→ **Work instructions**
Retype the records below so that each one matches exactly.

(Source data)
***
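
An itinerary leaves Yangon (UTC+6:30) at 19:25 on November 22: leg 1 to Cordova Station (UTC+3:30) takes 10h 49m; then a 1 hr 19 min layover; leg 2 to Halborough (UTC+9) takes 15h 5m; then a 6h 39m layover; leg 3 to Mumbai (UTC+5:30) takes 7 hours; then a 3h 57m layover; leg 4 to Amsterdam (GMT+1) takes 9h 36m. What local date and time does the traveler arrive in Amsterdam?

20:20 on November 24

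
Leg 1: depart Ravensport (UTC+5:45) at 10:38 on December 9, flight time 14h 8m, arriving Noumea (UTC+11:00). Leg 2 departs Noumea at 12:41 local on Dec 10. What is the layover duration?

6 hours 40 minutes

Convert departure to UTC: 10:38 − 5:45 = 04:53 UTC on Dec 9.
Add 14 hours and 8 minutes flight time → 19:01 UTC.
Noumea is UTC+11:00, so local arrival = 19:01 + 11:00 = 06:01 on Dec 10.
Layover = 12:41 − 06:01 = 6 hours 40 minutes.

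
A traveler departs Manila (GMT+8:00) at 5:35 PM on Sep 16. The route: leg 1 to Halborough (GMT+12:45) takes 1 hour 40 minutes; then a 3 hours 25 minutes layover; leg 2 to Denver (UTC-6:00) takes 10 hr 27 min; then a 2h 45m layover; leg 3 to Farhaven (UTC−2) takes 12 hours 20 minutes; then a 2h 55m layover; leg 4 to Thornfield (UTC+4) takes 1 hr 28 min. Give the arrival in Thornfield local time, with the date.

Convert departure to UTC: 5:35 PM − 8:00 = 9:35 AM UTC on Sep 16.
Add 1 hour 40 minutes leg 1 → 11:15 AM UTC.
Add 3 hours 25 minutes layover in Halborough → 2:40 PM UTC.
Add 10 hours and 27 minutes leg 2 → 1:07 AM UTC (Sep 17).
Add 2 hours 45 minutes layover in Denver → 3:52 AM UTC.
Add 12 hours and 20 minutes leg 3 → 4:12 PM UTC.
Add 2 hours 55 minutes layover in Farhaven → 7:07 PM UTC.
Add 1 hour and 28 minutes leg 4 → 8:35 PM UTC.
Thornfield is UTC+4:00, so local arrival = 8:35 PM + 4:00 = 12:35 AM on Sep 18.

12:35 AM on Sep 18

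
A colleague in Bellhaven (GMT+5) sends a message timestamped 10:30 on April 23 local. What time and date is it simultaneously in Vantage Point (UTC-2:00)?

03:30 on Apr 23

In UTC: 10:30 − 5:00 = 05:30 on Apr 23.
Vantage Point is UTC−2:00: 05:30 − 2:00 = 03:30 on Apr 23.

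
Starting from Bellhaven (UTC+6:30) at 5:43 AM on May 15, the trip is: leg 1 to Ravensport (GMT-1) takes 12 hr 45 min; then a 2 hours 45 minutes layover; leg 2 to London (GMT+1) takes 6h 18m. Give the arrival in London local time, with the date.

10:01 PM on May 15

Convert departure to UTC: 5:43 AM − 6:30 = 11:13 PM UTC on May 14.
Add 12 hours 45 minutes leg 1 → 11:58 AM UTC (May 15).
Add 2 hours 45 minutes layover in Ravensport → 2:43 PM UTC.
Add 6 hours 18 minutes leg 2 → 9:01 PM UTC.
London is UTC+1:00, so local arrival = 9:01 PM + 1:00 = 10:01 PM on May 15.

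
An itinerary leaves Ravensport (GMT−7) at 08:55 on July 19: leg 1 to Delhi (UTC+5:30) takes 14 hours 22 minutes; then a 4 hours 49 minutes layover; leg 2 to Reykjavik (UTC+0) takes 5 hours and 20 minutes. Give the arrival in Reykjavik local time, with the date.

16:26 on Jul 20

Convert departure to UTC: 08:55 + 7:00 = 15:55 UTC on Jul 19.
Add 14 hours 22 minutes leg 1 → 06:17 UTC (Jul 20).
Add 4 hours 49 minutes layover in Delhi → 11:06 UTC.
Add 5 hours 20 minutes leg 2 → 16:26 UTC.
Reykjavik is UTC+0, so local arrival is the same: 16:26 on Jul 20.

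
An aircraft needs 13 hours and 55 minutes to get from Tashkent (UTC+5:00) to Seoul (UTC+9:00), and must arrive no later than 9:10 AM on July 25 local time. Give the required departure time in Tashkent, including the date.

3:15 PM on July 24

Target arrival in UTC: 9:10 AM − 9:00 = 12:10 AM on Jul 25.
Subtract 13 hours 55 minutes → departure 10:15 AM UTC on Jul 24.
Tashkent is UTC+5:00: 10:15 AM + 5:00 = 3:15 PM on Jul 24.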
***
→ **Response area**
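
An itinerary leaves Yangon (UTC+6:30) at 19:25 on November 22: leg 1 to Cordova Station (UTC+3:30) takes 10h 49m; then a 1 hr 19 min layover; leg 2 to Halborough (UTC+9) takes 15h 5m; then a 6h 39m layover; leg 3 to Mumbai (UTC+5:30) takes 7 hours; then a 3h 57m layover; leg 4 to Amsterdam (GMT+1) takes 9h 36m. What local date and time does the traveler arrive in Amsterdam?

20:20 on November 24

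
Leg 1: depart Ravensport (UTC+5:45) at 10:38 on December 9, flight time 14h 8m, arriving Noumea (UTC+11:00). Leg 2 departs Noumea at 12:41 local on Dec 10. What is the layover duration?

6 hours 40 minutes

Convert departure to UTC: 10:38 − 5:45 = 04:53 UTC on Dec 9.
Add 14 hours and 8 minutes flight time → 19:01 UTC.
Noumea is UTC+11:00, so local arrival = 19:01 + 11:00 = 06:01 on Dec 10.
Layover = 12:41 − 06:01 = 6 hours 40 minutes.

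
A traveler departs Manila (GMT+8:00) at 5:35 PM on Sep 16. The route: leg 1 to Halborough (GMT+12:45) takes 1 hour 40 minutes; then a 3 hours 25 minutes layover; leg 2 to Denver (UTC-6:00) takes 10 hr 27 min; then a 2h 45m layover; leg 3 to Farhaven (UTC−2) takes 12 hours 20 minutes; then a 2h 55m layover; leg 4 to Thornfield (UTC+4) takes 1 hr 28 min. Give the arrival in Thornfield local time, with the date.

Convert departure to UTC: 5:35 PM − 8:00 = 9:35 AM UTC on Sep 16.
Add 1 hour 40 minutes leg 1 → 11:15 AM UTC.
Add 3 hours 25 minutes layover in Halborough → 2:40 PM UTC.
Add 10 hours and 27 minutes leg 2 → 1:07 AM UTC (Sep 17).
Add 2 hours 45 minutes layover in Denver → 3:52 AM UTC.
Add 12 hours and 20 minutes leg 3 → 4:12 PM UTC.
Add 2 hours 55 minutes layover in Farhaven → 7:07 PM UTC.
Add 1 hour and 28 minutes leg 4 → 8:35 PM UTC.
Thornfield is UTC+4:00, so local arrival = 8:35 PM + 4:00 = 12:35 AM on Sep 18.

12:35 AM on Sep 18

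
A colleague in Bellhaven (GMT+5) sends a message timestamped 10:30 on April 23 local. What time and date is it simultaneously in Vantage Point (UTC-2:00)?

03:30 on Apr 23

In UTC: 10:30 − 5:00 = 05:30 on Apr 23.
Vantage Point is UTC−2:00: 05:30 − 2:00 = 03:30 on Apr 23.

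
Starting from Bellhaven (UTC+6:30) at 5:43 AM on May 15, the trip is: leg 1 to Ravensport (GMT-1) takes 12 hr 45 min; then a 2 hours 45 minutes layover; leg 2 to London (GMT+1) takes 6h 18m. Give the arrival in London local time, with the date.

10:01 PM on May 15

Convert departure to UTC: 5:43 AM − 6:30 = 11:13 PM UTC on May 14.
Add 12 hours 45 minutes leg 1 → 11:58 AM UTC (May 15).
Add 2 hours 45 minutes layover in Ravensport → 2:43 PM UTC.
Add 6 hours 18 minutes leg 2 → 9:01 PM UTC.
London is UTC+1:00, so local arrival = 9:01 PM + 1:00 = 10:01 PM on May 15.

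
An itinerary leaves Ravensport (GMT−7) at 08:55 on July 19: leg 1 to Delhi (UTC+5:30) takes 14 hours 22 minutes; then a 4 hours 49 minutes layover; leg 2 to Reykjavik (UTC+0) takes 5 hours and 20 minutes. Give the arrival in Reykjavik local time, with the date.

16:26 on Jul 20

Convert departure to UTC: 08:55 + 7:00 = 15:55 UTC on Jul 19.
Add 14 hours 22 minutes leg 1 → 06:17 UTC (Jul 20).
Add 4 hours 49 minutes layover in Delhi → 11:06 UTC.
Add 5 hours 20 minutes leg 2 → 16:26 UTC.
Reykjavik is UTC+0, so local arrival is the same: 16:26 on Jul 20.

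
An aircraft needs 13 hours and 55 minutes to get from Tashkent (UTC+5:00) to Seoul (UTC+9:00), and must arrive no later than 9:10 AM on July 25 local time. Give the required departure time in Tashkent, including the date.

3:15 PM on July 24

Target arrival in UTC: 9:10 AM − 9:00 = 12:10 AM on Jul 25.
Subtract 13 hours 55 minutes → departure 10:15 AM UTC on Jul 24.
Tashkent is UTC+5:00: 10:15 AM + 5:00 = 3:15 PM on Jul 24.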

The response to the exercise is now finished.